- **ASSIGNED TASK**: Provide the entries once more, identical in every word.

- **SOURCE INFORMATION**:
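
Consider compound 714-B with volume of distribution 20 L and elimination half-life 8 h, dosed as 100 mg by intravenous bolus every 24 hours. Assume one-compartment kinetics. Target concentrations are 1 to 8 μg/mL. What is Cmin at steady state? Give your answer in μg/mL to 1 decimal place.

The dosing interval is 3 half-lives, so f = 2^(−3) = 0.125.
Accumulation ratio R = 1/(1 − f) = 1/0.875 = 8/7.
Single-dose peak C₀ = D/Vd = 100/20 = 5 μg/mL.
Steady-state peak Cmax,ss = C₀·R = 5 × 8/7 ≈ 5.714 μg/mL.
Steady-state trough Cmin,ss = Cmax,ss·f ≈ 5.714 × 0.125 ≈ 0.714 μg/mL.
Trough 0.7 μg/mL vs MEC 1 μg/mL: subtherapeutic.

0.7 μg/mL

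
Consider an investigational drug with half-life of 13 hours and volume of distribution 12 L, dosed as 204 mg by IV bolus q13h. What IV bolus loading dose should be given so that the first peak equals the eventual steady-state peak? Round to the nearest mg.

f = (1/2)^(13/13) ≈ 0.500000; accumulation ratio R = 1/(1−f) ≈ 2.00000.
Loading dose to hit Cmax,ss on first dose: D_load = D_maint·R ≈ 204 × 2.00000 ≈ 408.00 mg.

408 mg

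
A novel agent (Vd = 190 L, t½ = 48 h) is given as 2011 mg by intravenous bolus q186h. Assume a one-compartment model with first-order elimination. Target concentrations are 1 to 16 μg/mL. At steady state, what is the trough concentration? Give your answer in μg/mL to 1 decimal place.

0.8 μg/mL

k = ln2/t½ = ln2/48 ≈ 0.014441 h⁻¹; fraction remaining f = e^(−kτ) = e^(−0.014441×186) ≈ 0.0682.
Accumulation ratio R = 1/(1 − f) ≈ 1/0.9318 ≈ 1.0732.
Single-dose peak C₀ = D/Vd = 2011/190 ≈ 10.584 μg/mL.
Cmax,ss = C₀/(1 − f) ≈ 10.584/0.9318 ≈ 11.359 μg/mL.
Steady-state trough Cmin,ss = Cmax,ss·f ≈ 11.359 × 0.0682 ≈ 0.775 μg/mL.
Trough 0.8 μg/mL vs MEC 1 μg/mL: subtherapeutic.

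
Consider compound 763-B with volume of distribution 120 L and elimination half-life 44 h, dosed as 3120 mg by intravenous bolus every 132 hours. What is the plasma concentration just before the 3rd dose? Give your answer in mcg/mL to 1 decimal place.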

- **EXERCISE SOLUTION**:
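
Consider compound 714-B with volume of distribution 20 L and elimination half-life 8 h, dosed as 100 mg by intravenous bolus every 24 hours. Assume one-compartment kinetics. Target concentrations are 1 to 8 μg/mL. What is Cmin at steady state? Give your answer in μg/mL to 1 decimal place.

The dosing interval is 3 half-lives, so f = 2^(−3) = 0.125.
Accumulation ratio R = 1/(1 − f) = 1/0.875 = 8/7.
Single-dose peak C₀ = D/Vd = 100/20 = 5 μg/mL.
Steady-state peak Cmax,ss = C₀·R = 5 × 8/7 ≈ 5.714 μg/mL.
Steady-state trough Cmin,ss = Cmax,ss·f ≈ 5.714 × 0.125 ≈ 0.714 μg/mL.
Trough 0.7 μg/mL vs MEC 1 μg/mL: subtherapeutic.

0.7 μg/mL

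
Consider an investigational drug with half-life of 13 hours and volume of distribution 12 L, dosed as 204 mg by IV bolus q13h. What IV bolus loading dose should be given so that the first peak equals the eventual steady-state peak? Round to the nearest mg.

f = (1/2)^(13/13) ≈ 0.500000; accumulation ratio R = 1/(1−f) ≈ 2.00000.
Loading dose to hit Cmax,ss on first dose: D_load = D_maint·R ≈ 204 × 2.00000 ≈ 408.00 mg.

408 mg

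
A novel agent (Vd = 190 L, t½ = 48 h) is given as 2011 mg by intravenous bolus q186h. Assume a one-compartment model with first-order elimination. Target concentrations are 1 to 16 μg/mL. At steady state, what is the trough concentration? Give your answer in μg/mL to 1 decimal place.

0.8 μg/mL

k = ln2/t½ = ln2/48 ≈ 0.014441 h⁻¹; fraction remaining f = e^(−kτ) = e^(−0.014441×186) ≈ 0.0682.
Accumulation ratio R = 1/(1 − f) ≈ 1/0.9318 ≈ 1.0732.
Single-dose peak C₀ = D/Vd = 2011/190 ≈ 10.584 μg/mL.
Cmax,ss = C₀/(1 − f) ≈ 10.584/0.9318 ≈ 11.359 μg/mL.
Steady-state trough Cmin,ss = Cmax,ss·f ≈ 11.359 × 0.0682 ≈ 0.775 μg/mL.
Trough 0.8 μg/mL vs MEC 1 μg/mL: subtherapeutic.

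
Consider compound 763-B with volume of distribution 120 L and elimination half-life 44 h, dosed as 3120 mg by intravenous bolus every 132 hours. What is the plasma concentration just before the 3rd dose? Give your answer in mcg/mL to 1 decimal place.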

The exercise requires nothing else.